= The records =
● ● ● ● ● ● ●
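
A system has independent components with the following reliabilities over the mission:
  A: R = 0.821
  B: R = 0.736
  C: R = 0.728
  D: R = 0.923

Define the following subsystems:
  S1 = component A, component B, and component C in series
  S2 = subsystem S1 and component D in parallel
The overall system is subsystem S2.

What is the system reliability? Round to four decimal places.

Series (A, B, and C): 0.821000 × 0.736000 × 0.728000 = 0.439898
Parallel ([0.439898] and D): 1 − (1 − 0.439898)(1 − 0.923000) = 0.9569

0.9569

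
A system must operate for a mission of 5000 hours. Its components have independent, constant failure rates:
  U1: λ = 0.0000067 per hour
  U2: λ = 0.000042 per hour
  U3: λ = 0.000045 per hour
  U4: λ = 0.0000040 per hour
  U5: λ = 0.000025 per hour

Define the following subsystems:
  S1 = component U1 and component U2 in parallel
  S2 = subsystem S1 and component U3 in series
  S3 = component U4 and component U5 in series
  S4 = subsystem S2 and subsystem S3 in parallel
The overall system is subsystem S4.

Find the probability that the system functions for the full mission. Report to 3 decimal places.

0.972

R(U1) = exp(−0.0000067 × 5000) = 0.96705
R(U2) = exp(−0.000042 × 5000) = 0.81058
R(U3) = exp(−0.000045 × 5000) = 0.79852
R(U4) = exp(−0.0000040 × 5000) = 0.98020
R(U5) = exp(−0.000025 × 5000) = 0.88250
Parallel (U1 and U2): 1 − (1 − 0.96705)(1 − 0.81058) = 0.99376
Series ([0.99376] and U3): 0.99376 × 0.79852 = 0.79354
Series (U4 and U5): 0.98020 × 0.88250 = 0.86503
Parallel ([0.79354] and [0.86503]): 1 − (1 − 0.79354)(1 − 0.86503) = 0.972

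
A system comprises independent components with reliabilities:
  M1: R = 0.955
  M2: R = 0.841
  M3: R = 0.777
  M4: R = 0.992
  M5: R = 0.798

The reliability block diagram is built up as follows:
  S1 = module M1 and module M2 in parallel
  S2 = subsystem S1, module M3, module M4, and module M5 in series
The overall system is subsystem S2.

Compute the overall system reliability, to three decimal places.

Parallel (M1 and M2): 1 − (1 − 0.95500)(1 − 0.84100) = 0.99285
Series ([0.99285], M3, M4, and M5): 0.99285 × 0.77700 × 0.99200 × 0.79800 = 0.611

0.611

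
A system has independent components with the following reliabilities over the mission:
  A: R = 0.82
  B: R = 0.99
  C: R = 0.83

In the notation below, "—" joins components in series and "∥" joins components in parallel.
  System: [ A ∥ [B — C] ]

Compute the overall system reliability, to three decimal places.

Series (B and C): 0.99000 × 0.83000 = 0.82170
Parallel (A and [0.82170]): 1 − (1 − 0.82000)(1 − 0.82170) = 0.968

0.968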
● ● ● ● ● ● ●
= Assignment =
Find the lines above that contain "independent" and give their count, with nothing added.

= Response to the exercise =
4